Task objective.
The data should be printed again, exactly.

Records for processing.
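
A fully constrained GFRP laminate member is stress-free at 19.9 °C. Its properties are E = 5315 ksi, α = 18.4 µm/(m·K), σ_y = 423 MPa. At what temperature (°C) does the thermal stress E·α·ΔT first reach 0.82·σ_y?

E = 5315 ksi = 36.65 GPa.
E·α·ΔT = 346.9 MPa ⇒ ΔT = 346.9 / (36.65×10³ × 18.4×10⁻⁶) = 514.4 K.
T = 19.9 + 514.4 = 534.3 °C.

534 °C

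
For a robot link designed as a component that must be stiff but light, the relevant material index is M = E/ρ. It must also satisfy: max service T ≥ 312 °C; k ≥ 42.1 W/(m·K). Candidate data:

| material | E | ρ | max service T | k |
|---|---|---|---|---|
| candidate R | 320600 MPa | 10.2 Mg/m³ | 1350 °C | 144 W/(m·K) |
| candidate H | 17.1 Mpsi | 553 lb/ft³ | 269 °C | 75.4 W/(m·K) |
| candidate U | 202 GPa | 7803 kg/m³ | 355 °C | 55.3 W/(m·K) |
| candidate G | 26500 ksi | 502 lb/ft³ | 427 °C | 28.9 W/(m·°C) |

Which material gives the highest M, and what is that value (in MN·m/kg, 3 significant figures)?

Screen on constraints: max service T ≥ 312 °C; k ≥ 42.1 W/(m·K). Survivors: candidate R, candidate U.
Convert each candidate to consistent units, then evaluate M:
  candidate R: E = 320.6 GPa, ρ = 10200 kg/m³
  candidate U: E = 202.0 GPa, ρ = 7803 kg/m³
  candidate R: M = 31.4 MN·m/kg
  candidate U: M = 25.9 MN·m/kg
Highest index: candidate R.

candidate R, M = 31.4 MN·m/kg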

Finished task.
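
A fully constrained GFRP laminate member is stress-free at 19.9 °C. Its properties are E = 5315 ksi, α = 18.4 µm/(m·K), σ_y = 423 MPa. At what temperature (°C) does the thermal stress E·α·ΔT first reach 0.82·σ_y?

E = 5315 ksi = 36.65 GPa.
E·α·ΔT = 346.9 MPa ⇒ ΔT = 346.9 / (36.65×10³ × 18.4×10⁻⁶) = 514.4 K.
T = 19.9 + 514.4 = 534.3 °C.

534 °C

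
For a robot link designed as a component that must be stiff but light, the relevant material index is M = E/ρ. It must also satisfy: max service T ≥ 312 °C; k ≥ 42.1 W/(m·K). Candidate data:

| material | E | ρ | max service T | k |
|---|---|---|---|---|
| candidate R | 320600 MPa | 10.2 Mg/m³ | 1350 °C | 144 W/(m·K) |
| candidate H | 17.1 Mpsi | 553 lb/ft³ | 269 °C | 75.4 W/(m·K) |
| candidate U | 202 GPa | 7803 kg/m³ | 355 °C | 55.3 W/(m·K) |
| candidate G | 26500 ksi | 502 lb/ft³ | 427 °C | 28.9 W/(m·°C) |

Which material gives the highest M, and what is that value (in MN·m/kg, 3 significant figures)?

Screen on constraints: max service T ≥ 312 °C; k ≥ 42.1 W/(m·K). Survivors: candidate R, candidate U.
Convert each candidate to consistent units, then evaluate M:
  candidate R: E = 320.6 GPa, ρ = 10200 kg/m³
  candidate U: E = 202.0 GPa, ρ = 7803 kg/m³
  candidate R: M = 31.4 MN·m/kg
  candidate U: M = 25.9 MN·m/kg
Highest index: candidate R.

candidate R, M = 31.4 MN·m/kg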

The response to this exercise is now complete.